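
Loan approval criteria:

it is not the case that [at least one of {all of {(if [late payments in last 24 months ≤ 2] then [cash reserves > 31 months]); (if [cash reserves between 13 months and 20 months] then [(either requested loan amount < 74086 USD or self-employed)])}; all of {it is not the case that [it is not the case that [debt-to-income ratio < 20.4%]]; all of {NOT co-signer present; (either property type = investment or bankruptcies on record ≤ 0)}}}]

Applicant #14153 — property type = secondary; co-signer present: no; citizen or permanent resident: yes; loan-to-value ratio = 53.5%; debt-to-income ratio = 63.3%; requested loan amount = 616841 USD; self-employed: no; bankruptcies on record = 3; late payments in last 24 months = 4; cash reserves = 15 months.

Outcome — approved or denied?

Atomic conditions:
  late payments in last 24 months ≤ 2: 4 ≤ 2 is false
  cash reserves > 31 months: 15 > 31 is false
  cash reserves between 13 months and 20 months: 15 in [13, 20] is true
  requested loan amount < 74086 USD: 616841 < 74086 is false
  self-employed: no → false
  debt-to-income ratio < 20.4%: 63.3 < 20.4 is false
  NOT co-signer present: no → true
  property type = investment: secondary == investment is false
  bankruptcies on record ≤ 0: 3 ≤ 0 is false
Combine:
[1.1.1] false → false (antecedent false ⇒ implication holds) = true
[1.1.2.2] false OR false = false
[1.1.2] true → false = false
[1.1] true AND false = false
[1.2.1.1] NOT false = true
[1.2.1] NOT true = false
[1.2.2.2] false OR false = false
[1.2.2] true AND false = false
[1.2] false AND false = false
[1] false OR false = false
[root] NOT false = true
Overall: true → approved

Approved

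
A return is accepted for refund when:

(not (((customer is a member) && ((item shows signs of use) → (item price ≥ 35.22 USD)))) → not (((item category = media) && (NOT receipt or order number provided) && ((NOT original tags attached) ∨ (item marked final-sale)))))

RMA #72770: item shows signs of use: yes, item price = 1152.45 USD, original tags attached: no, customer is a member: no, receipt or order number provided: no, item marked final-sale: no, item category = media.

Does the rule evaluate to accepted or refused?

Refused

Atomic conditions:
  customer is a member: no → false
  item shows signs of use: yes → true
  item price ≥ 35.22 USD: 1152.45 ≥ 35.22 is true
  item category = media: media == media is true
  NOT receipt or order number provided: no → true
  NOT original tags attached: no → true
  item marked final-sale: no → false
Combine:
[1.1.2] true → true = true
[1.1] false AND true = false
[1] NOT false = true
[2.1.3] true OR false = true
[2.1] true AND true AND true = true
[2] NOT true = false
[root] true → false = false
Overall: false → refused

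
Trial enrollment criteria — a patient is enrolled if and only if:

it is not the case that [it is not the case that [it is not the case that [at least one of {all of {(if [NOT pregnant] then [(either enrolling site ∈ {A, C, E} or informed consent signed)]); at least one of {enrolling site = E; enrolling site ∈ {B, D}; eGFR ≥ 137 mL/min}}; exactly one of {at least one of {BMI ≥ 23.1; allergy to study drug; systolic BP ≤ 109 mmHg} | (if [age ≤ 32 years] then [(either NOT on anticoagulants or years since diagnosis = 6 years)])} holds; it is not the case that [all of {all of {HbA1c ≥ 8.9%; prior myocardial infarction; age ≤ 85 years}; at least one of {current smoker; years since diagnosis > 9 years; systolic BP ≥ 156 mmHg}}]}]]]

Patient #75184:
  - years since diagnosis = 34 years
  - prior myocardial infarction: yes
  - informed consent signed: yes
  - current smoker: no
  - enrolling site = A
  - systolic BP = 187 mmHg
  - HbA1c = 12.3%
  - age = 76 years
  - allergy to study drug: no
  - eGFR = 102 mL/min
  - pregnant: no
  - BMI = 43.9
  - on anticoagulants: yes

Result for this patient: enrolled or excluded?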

________

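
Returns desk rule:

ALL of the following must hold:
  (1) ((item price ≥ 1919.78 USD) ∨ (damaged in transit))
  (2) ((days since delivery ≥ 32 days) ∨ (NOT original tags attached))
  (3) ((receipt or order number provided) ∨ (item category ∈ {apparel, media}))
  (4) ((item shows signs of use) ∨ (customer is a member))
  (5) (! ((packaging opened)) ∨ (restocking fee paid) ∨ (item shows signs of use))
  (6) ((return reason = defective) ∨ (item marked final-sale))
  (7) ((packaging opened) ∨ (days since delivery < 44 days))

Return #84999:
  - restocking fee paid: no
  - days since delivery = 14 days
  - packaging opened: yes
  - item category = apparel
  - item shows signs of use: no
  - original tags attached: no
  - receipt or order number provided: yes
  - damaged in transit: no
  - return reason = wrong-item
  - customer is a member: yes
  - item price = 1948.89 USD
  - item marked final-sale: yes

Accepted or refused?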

________

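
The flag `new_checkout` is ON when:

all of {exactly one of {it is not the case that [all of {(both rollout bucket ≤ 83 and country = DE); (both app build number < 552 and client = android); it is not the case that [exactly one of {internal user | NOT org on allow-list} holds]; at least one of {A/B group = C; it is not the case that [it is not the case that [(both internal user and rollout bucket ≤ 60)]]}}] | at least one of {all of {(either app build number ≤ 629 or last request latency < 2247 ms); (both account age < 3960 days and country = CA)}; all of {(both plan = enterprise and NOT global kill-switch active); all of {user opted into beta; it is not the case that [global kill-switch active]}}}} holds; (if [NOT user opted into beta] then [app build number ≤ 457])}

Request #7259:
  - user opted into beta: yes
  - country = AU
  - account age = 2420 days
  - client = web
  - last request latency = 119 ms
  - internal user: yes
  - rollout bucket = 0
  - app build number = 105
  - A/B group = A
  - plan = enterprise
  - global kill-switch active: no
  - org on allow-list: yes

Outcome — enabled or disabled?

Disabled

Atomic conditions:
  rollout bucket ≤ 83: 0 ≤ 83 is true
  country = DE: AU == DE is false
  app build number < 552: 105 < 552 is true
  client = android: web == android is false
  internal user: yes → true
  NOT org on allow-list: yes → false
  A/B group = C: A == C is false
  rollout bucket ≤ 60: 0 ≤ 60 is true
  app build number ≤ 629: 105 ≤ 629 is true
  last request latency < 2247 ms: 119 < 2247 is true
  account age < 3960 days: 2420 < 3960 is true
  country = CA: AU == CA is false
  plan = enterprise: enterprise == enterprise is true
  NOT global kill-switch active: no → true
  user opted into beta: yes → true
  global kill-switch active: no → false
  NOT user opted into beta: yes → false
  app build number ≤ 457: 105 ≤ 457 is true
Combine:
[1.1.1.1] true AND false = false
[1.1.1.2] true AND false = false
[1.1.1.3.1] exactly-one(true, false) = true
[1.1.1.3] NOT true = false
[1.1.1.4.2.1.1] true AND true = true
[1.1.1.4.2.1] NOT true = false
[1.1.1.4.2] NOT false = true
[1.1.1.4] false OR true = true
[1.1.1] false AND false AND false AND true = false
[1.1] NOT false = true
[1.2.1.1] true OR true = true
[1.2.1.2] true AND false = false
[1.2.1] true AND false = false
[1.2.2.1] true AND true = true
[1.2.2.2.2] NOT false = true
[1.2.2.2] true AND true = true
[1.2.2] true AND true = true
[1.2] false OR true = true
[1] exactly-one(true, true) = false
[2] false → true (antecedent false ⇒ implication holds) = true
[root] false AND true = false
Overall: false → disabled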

________

> [TASK OBJECTIVE] Give the exact lines, and only those, from the line containing "- eGFR = 102 mL/min" through the line containing "Result for this" in the entries above.

> [ANSWER TO THE PROBLEM]
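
  - eGFR = 102 mL/min
  - pregnant: no
  - BMI = 43.9
  - on anticoagulants: yes

Result for this patient: enrolled or excluded?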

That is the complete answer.